### Instructions to follow
Filter the entries below, keeping every line that has the word "sqrt".

-------------------------

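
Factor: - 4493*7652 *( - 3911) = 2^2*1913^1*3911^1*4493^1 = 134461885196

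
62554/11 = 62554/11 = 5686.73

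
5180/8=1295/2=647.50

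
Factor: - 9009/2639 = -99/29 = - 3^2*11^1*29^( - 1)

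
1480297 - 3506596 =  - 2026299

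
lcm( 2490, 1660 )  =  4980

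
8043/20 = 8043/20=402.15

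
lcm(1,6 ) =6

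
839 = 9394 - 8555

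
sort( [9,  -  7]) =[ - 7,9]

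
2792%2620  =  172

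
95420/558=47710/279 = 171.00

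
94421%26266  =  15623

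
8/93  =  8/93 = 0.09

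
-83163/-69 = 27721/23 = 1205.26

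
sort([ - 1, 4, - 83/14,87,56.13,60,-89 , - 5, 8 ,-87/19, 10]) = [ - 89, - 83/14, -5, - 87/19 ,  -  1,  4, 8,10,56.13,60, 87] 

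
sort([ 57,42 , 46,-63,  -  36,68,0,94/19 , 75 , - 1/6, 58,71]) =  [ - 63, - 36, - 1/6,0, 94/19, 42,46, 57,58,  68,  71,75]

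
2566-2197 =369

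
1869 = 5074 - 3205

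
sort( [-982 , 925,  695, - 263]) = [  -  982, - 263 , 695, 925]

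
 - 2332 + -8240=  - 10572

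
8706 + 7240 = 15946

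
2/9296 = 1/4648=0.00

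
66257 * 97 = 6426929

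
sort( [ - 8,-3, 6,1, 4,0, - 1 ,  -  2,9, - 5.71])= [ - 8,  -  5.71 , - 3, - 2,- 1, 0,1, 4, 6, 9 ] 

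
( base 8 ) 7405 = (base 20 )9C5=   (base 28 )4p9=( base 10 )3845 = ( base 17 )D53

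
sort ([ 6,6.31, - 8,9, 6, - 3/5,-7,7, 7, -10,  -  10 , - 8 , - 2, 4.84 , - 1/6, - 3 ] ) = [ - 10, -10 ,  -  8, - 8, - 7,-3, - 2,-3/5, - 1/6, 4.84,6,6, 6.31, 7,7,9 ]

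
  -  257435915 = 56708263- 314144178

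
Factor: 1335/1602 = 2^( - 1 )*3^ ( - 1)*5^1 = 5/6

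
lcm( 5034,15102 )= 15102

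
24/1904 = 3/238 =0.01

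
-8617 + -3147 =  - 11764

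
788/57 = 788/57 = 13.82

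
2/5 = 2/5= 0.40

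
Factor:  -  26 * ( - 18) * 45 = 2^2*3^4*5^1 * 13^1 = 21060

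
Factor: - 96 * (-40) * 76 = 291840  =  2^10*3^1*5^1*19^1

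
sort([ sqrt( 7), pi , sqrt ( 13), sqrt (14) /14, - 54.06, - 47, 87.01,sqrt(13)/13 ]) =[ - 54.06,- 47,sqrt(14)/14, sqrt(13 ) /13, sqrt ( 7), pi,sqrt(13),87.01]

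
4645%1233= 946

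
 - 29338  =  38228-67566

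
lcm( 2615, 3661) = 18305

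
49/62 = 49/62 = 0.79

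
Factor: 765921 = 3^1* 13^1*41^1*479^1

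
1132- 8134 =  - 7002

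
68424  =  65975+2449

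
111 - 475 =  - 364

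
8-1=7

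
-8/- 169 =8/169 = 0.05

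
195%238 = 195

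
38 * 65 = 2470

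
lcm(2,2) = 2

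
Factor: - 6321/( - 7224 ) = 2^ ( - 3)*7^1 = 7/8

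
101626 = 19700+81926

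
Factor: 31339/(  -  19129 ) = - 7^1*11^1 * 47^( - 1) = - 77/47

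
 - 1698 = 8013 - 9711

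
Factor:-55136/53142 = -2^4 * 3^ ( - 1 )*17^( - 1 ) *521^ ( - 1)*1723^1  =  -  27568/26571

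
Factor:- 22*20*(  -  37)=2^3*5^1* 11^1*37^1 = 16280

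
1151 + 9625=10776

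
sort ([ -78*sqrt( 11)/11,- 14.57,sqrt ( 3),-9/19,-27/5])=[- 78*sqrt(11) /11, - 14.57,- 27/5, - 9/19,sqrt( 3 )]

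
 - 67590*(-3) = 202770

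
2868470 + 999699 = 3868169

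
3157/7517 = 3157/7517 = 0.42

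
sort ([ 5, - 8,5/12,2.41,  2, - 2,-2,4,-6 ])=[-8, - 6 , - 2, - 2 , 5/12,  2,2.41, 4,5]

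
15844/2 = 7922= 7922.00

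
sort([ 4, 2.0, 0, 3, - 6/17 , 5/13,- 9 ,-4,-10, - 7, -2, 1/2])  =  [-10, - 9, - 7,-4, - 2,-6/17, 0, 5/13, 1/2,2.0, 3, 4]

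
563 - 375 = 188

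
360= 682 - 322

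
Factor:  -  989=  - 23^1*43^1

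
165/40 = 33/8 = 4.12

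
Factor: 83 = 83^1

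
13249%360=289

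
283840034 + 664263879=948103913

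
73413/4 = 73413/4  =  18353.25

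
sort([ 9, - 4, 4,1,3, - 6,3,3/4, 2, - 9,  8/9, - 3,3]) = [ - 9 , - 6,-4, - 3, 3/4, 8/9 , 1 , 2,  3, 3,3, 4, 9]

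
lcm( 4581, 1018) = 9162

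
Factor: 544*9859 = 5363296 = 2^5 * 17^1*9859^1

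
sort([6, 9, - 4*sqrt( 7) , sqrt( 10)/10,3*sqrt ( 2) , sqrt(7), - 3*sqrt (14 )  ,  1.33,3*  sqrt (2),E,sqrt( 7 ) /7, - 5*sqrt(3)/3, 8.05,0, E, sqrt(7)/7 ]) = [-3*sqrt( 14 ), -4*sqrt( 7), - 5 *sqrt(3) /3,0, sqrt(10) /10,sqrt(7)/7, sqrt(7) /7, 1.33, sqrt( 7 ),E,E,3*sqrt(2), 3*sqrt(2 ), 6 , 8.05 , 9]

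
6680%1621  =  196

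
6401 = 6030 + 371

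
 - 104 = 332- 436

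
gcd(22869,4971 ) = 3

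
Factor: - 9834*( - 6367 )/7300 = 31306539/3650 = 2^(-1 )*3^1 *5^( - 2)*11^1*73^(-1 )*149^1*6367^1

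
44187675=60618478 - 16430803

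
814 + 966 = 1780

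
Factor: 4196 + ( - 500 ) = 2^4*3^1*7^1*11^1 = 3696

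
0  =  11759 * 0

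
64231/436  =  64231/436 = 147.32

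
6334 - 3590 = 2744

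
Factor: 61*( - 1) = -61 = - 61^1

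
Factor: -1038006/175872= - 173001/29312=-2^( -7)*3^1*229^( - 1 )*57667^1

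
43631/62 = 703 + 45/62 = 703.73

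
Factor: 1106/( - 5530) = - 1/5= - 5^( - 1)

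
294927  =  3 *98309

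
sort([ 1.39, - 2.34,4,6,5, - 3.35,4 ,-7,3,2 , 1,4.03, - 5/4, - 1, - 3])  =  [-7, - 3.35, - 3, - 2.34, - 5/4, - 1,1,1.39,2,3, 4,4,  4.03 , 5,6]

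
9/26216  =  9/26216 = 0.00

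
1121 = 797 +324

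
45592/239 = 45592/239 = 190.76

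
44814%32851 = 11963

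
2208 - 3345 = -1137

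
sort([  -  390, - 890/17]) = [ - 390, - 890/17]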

-------------------------

### Task solution
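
sort([ sqrt( 7), pi , sqrt ( 13), sqrt (14) /14, - 54.06, - 47, 87.01,sqrt(13)/13 ]) =[ - 54.06,- 47,sqrt(14)/14, sqrt(13 ) /13, sqrt ( 7), pi,sqrt(13),87.01]
sort ([ -78*sqrt( 11)/11,- 14.57,sqrt ( 3),-9/19,-27/5])=[- 78*sqrt(11) /11, - 14.57,- 27/5, - 9/19,sqrt( 3 )]
sort([6, 9, - 4*sqrt( 7) , sqrt( 10)/10,3*sqrt ( 2) , sqrt(7), - 3*sqrt (14 )  ,  1.33,3*  sqrt (2),E,sqrt( 7 ) /7, - 5*sqrt(3)/3, 8.05,0, E, sqrt(7)/7 ]) = [-3*sqrt( 14 ), -4*sqrt( 7), - 5 *sqrt(3) /3,0, sqrt(10) /10,sqrt(7)/7, sqrt(7) /7, 1.33, sqrt( 7 ),E,E,3*sqrt(2), 3*sqrt(2 ), 6 , 8.05 , 9]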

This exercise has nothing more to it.